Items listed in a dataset
= = = = = = =
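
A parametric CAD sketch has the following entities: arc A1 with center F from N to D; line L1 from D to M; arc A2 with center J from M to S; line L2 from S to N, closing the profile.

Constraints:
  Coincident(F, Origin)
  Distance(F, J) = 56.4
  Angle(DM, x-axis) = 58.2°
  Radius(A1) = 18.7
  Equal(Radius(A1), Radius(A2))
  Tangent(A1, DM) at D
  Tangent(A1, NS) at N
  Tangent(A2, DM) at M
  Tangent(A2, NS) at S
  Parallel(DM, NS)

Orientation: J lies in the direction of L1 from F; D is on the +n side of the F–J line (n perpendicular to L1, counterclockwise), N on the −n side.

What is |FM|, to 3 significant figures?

59.4

Tangency of A1 to both parallel lines with radius 18.7 puts D and N at F ± 18.7·n: D = (-15.9, 9.85), N = (15.9, -9.85). Equal radii place M and S the same way about J: M = J + 18.7·n = (13.8, 57.8), S = J − 18.7·n = (45.6, 38.1). Then |FM| = |M − F| = 59.4.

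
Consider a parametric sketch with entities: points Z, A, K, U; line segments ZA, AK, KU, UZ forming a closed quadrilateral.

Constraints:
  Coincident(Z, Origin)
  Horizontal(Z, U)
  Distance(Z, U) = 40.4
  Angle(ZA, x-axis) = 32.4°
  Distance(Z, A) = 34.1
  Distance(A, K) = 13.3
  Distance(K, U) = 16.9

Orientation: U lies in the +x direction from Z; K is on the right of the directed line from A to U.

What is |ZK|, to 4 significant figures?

25.14

Z is at the origin; Z and U share the same y with |ZU| = 40.4 and U in +x, so U = (40.4, 0). ZA runs at 32.4° with |ZA| = 34.1, so A = (28.79, 18.27). K is determined by |AK| = 13.3 and |KU| = 16.9 together: it lies at the intersection of circle(A, 13.3) and circle(U, 16.9). With |AU| = 21.65, the foot of the radical line on AU is 8.313 from A and the perpendicular offset is √(13.3² − 8.313²) = 10.38. Taking the right-of-AU solution: K = (24.49, 5.688).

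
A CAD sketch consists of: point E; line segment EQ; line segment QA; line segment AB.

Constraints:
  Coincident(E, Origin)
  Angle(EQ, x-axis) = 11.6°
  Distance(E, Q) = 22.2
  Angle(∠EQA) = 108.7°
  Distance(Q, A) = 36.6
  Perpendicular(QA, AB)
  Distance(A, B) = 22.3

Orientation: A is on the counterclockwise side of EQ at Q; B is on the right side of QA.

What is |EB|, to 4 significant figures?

61.55

E is at the origin; EQ runs at 11.6° with length 22.2, so Q = 22.2·(cos 11.6°, sin 11.6°) = (21.75, 4.464). ∠EQA = 108.7°, so QA runs at 11.6° + (180° − 108.7°) = 82.90° from the x-axis; with |QA| = 36.6, A = Q + 36.6·(cos 82.90°, sin 82.90°) = (26.27, 40.78). QA ⟂ AB; with |AB| = 22.3 on the right of QA, B = A + 22.3·(0.9923, -0.1236) = (48.40, 38.03). Then |EB| = |B − E| = 61.55.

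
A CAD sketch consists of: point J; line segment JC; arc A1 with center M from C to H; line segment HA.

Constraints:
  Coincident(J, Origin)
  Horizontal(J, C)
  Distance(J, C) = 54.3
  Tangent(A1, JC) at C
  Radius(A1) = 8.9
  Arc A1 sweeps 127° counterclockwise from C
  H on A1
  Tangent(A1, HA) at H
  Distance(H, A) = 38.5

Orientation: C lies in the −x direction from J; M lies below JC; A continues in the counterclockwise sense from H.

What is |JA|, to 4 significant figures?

59.05

J is at the origin; JC is horizontal with |JC| = 54.3 and C on the −x side, so C = (-54.30, 0.000). Since A1 is tangent to JC there, MC ⟂ JC, so M = C + (0, -8.9) = (-54.30, -8.900). On A1, C sits at bearing 90° from M; a 127° counterclockwise sweep puts H at bearing 217°, so H = M + 8.9·(cos 217°, sin 217°) = (-61.41, -14.26). Since A1 is tangent to HA there, MH ⟂ HA, so HA runs along (−sin 217°, cos 217°); with |HA| = 38.5, A = (-38.24, -45.00). Then |JA| = |A − J| = 59.05.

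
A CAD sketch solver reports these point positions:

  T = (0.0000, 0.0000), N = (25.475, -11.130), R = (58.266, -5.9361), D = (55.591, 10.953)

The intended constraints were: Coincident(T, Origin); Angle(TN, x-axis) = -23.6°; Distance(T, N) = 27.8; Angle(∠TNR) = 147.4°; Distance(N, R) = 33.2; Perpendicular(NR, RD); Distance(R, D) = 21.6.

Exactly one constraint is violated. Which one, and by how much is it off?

Distance(R, D) = 21.6 — off by 4.50.

T = (0.00, 0.00) ✓; TN at -23.60° ✓; |TN| = 27.80 ✓; ∠TNR = 147.4° ✓; |NR| = 33.20 ✓; ∠(NR, RD) = 90.00° ✓; |RD| = 17.10 ✗.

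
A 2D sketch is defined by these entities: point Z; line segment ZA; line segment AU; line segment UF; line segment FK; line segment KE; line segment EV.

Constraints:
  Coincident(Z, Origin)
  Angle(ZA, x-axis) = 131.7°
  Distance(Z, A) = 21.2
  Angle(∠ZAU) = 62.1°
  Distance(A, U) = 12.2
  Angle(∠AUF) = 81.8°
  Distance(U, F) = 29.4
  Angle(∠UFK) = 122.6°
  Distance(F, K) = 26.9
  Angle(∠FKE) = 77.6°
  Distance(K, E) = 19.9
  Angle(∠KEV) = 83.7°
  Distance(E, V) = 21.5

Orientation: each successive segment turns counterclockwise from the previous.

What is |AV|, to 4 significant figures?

18.63

Z is at the origin; ZA runs at 131.7° with length 21.2, so A = (-14.10, 15.83). ∠ZAU = 62.1° gives AU at -110.4° from the x-axis; with |AU| = 12.2, U = (-18.36, 4.394). ∠AUF = 81.8° gives UF at -12.20° from the x-axis; with |UF| = 29.4, F = (10.38, -1.819). ∠UFK = 122.6° gives FK at 45.20° from the x-axis; with |FK| = 26.9, K = (29.34, 17.27). ∠FKE = 77.6° gives KE at 147.6° from the x-axis; with |KE| = 19.9, E = (12.53, 27.93). ∠KEV = 83.7° gives EV at -116.1° from the x-axis; with |EV| = 21.5, V = (3.074, 8.624). Then |AV| = |V − A| = 18.63.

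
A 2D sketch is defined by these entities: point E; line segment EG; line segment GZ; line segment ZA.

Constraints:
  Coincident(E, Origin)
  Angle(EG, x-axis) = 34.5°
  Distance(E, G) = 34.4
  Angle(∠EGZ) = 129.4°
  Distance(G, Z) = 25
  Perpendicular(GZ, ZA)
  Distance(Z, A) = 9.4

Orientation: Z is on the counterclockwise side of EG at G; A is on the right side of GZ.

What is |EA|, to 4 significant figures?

59.06

E is at the origin; EG runs at 34.5° with length 34.4, so G = 34.4·(cos 34.5°, sin 34.5°) = (28.35, 19.48). ∠EGZ = 129.4°, so GZ runs at 34.5° + (180° − 129.4°) = 85.10° from the x-axis; with |GZ| = 25.0, Z = G + 25.0·(cos 85.10°, sin 85.10°) = (30.49, 44.39). GZ ⟂ ZA; with |ZA| = 9.4 on the right of GZ, A = Z + 9.4·(0.9963, -0.08542) = (39.85, 43.59). Then |EA| = |A − E| = 59.06.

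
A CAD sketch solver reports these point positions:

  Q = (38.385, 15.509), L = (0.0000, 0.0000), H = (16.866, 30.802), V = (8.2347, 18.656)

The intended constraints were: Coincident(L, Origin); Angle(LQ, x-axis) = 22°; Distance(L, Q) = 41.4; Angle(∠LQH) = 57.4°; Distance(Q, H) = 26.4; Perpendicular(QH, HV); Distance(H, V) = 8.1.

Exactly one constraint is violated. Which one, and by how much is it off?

Distance(H, V) = 8.1 — off by 6.80.

L = (0.00, 0.00) ✓; LQ at 22.00° ✓; |LQ| = 41.40 ✓; ∠LQH = 57.40° ✓; |QH| = 26.40 ✓; ∠(QH, HV) = 90.00° ✓; |HV| = 14.90 ✗.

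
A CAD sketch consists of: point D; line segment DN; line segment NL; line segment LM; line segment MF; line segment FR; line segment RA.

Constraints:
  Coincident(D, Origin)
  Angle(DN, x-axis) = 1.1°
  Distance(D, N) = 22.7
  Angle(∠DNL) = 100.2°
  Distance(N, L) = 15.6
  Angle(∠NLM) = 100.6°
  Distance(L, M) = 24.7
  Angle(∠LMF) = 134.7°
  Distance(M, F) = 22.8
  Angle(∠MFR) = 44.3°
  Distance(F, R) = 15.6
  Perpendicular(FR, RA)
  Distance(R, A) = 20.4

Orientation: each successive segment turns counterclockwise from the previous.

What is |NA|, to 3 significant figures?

34.6

∠MFR = 44.3° gives FR at -18.7° from the x-axis; with |FR| = 15.6, R = (-3.88, 9.31). FR is perpendicular to RA, so RA runs at 71.3°; with |RA| = 20.4, A = (2.66, 28.6). Then |NA| = |A − N| = 34.6.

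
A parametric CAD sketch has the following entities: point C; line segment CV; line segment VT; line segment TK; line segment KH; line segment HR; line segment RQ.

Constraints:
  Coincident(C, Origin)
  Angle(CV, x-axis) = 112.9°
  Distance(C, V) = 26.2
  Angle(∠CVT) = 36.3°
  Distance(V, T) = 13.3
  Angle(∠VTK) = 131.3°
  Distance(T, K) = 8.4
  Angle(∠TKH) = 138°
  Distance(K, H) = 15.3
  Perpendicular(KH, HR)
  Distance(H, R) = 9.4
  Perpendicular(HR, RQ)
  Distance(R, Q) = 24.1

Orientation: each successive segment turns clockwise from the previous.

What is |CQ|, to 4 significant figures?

21.49

C is at the origin; CV runs at 112.9° with length 26.2, so V = (-10.20, 24.14). ∠CVT = 36.3° gives VT at -30.80° from the x-axis; with |VT| = 13.3, T = (1.229, 17.32). ∠VTK = 131.3° gives TK at -79.50° from the x-axis; with |TK| = 8.4, K = (2.760, 9.066). ∠TKH = 138.0° gives KH at -121.5° from the x-axis; with |KH| = 15.3, H = (-5.234, -3.980). KH ⟂ HR, so HR runs at 148.5°; with |HR| = 9.4, R = (-13.25, 0.9316). The perpendicularity gives RQ at right angles to HR, so RQ runs at 58.50°; with |RQ| = 24.1, Q = (-0.6569, 21.48). Then |CQ| = |Q − C| = 21.49.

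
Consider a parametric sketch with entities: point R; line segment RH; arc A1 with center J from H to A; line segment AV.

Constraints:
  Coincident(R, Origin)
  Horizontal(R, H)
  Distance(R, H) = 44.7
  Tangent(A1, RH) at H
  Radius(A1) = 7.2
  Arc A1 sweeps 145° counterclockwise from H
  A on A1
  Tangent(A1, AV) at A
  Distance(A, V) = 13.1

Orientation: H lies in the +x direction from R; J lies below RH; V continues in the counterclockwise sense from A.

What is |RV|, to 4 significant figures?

55.29

On A1, H sits at bearing 90° from J; a 145° counterclockwise sweep puts A at bearing 235°, so A = J + 7.2·(cos 235°, sin 235°) = (40.57, -13.10). A1 meets AV tangentially, so JA is at right angles to AV, so AV runs along (−sin 235°, cos 235°); with |AV| = 13.1, V = (51.30, -20.61). Then |RV| = |V − R| = 55.29.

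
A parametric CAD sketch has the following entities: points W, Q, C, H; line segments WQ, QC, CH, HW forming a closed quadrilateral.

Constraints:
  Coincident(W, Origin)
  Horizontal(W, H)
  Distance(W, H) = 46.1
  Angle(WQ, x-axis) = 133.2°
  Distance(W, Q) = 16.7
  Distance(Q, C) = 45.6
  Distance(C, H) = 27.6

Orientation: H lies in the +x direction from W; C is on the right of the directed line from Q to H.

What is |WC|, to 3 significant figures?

29.1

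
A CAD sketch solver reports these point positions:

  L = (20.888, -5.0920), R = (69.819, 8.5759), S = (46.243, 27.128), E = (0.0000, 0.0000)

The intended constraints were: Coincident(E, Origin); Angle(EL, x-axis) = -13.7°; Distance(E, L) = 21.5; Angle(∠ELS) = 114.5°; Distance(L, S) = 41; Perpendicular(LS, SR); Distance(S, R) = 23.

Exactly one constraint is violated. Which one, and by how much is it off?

Distance(S, R) = 23 — off by 7.00.

E = (0.00, 0.00) ✓; EL at -13.70° ✓; |EL| = 21.50 ✓; ∠ELS = 114.5° ✓; |LS| = 41.00 ✓; ∠(LS, SR) = 90.00° ✓; |SR| = 30.00 ✗.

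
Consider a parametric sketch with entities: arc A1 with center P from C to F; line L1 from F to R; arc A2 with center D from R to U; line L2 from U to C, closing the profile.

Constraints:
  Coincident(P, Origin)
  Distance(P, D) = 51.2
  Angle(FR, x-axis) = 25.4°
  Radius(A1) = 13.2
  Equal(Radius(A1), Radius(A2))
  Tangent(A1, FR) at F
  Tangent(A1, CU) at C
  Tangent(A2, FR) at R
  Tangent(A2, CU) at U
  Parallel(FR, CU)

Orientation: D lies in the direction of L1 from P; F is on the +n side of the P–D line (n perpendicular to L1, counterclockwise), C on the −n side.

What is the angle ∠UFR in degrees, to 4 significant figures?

27.28°

The slot axis is L1's direction at 25.4°, so u = (cos 25.4°, sin 25.4°) = (0.9033, 0.4289) and n = (−sin 25.4°, cos 25.4°) = (-0.4289, 0.9033). P is at the origin and D lies 51.2 along u from P, so D = 51.2·u = (46.25, 21.96). Tangency of A1 to both parallel lines with radius 13.2 puts F and C at P ± 13.2·n: F = (-5.662, 11.92), C = (5.662, -11.92). Equal radii place R and U the same way about D: R = D + 13.2·n = (40.59, 33.89), U = D − 13.2·n = (51.91, 10.04). Then cos ∠UFR = FU·FR / (|FU||FR|), giving 27.28°.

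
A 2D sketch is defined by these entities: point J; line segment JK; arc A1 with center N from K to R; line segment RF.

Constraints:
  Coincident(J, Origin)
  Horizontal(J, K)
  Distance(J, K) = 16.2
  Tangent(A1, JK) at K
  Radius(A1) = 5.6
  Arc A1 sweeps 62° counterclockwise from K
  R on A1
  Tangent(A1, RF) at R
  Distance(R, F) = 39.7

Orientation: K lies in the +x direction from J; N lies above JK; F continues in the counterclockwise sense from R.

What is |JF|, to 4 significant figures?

55.03

On A1, K sits at bearing -90° from N; a 62° counterclockwise sweep puts R at bearing -28°, so R = N + 5.6·(cos -28°, sin -28°) = (21.14, 2.971). Since A1 is tangent to RF there, NR ⟂ RF, so RF runs along (−sin -28°, cos -28°); with |RF| = 39.7, F = (39.78, 38.02). Then |JF| = |F − J| = 55.03.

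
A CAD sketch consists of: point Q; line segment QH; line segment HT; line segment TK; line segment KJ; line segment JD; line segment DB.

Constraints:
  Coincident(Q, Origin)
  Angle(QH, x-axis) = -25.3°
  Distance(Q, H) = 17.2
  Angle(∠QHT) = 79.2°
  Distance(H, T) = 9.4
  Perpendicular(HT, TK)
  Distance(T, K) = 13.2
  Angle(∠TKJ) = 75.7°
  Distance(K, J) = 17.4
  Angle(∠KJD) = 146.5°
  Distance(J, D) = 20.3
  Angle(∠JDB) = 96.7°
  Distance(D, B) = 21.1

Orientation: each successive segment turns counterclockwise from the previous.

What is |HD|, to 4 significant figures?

21.97

∠TKJ = 75.7° gives KJ at -90.20° from the x-axis; with |KJ| = 17.4, J = (5.064, -12.34). ∠KJD = 146.5° gives JD at -56.70° from the x-axis; with |JD| = 20.3, D = (16.21, -29.31). Then |HD| = |D − H| = 21.97.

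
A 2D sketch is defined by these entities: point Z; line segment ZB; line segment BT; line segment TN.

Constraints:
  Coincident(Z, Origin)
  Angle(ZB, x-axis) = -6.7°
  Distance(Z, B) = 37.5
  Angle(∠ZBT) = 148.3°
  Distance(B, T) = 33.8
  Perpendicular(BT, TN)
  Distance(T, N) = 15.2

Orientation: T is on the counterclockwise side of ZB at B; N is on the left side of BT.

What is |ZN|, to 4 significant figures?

65.86

Z is at the origin; ZB runs at -6.7° with length 37.5, so B = 37.5·(cos -6.7°, sin -6.7°) = (37.24, -4.375). ∠ZBT = 148.3°, so BT runs at -6.7° + (180° − 148.3°) = 25.00° from the x-axis; with |BT| = 33.8, T = B + 33.8·(cos 25.00°, sin 25.00°) = (67.88, 9.909). BT is perpendicular to TN; with |TN| = 15.2 on the left of BT, N = T + 15.2·(-0.4226, 0.9063) = (61.45, 23.69). Then |ZN| = |N − Z| = 65.86.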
= = = = = = =
What you return should be exactly the lines above, starting at the one with "Horizontal(J, K)" and ending at the one with "Distance(Q, H) = 17.2", and nothing else.

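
  Horizontal(J, K)
  Distance(J, K) = 16.2
  Tangent(A1, JK) at K
  Radius(A1) = 5.6
  Arc A1 sweeps 62° counterclockwise from K
  R on A1
  Tangent(A1, RF) at R
  Distance(R, F) = 39.7

Orientation: K lies in the +x direction from J; N lies above JK; F continues in the counterclockwise sense from R.

What is |JF|, to 4 significant figures?

55.03

On A1, K sits at bearing -90° from N; a 62° counterclockwise sweep puts R at bearing -28°, so R = N + 5.6·(cos -28°, sin -28°) = (21.14, 2.971). Since A1 is tangent to RF there, NR ⟂ RF, so RF runs along (−sin -28°, cos -28°); with |RF| = 39.7, F = (39.78, 38.02). Then |JF| = |F − J| = 55.03.

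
A CAD sketch consists of: point Q; line segment QH; line segment HT; line segment TK; line segment KJ; line segment JD; line segment DB.

Constraints:
  Coincident(Q, Origin)
  Angle(QH, x-axis) = -25.3°
  Distance(Q, H) = 17.2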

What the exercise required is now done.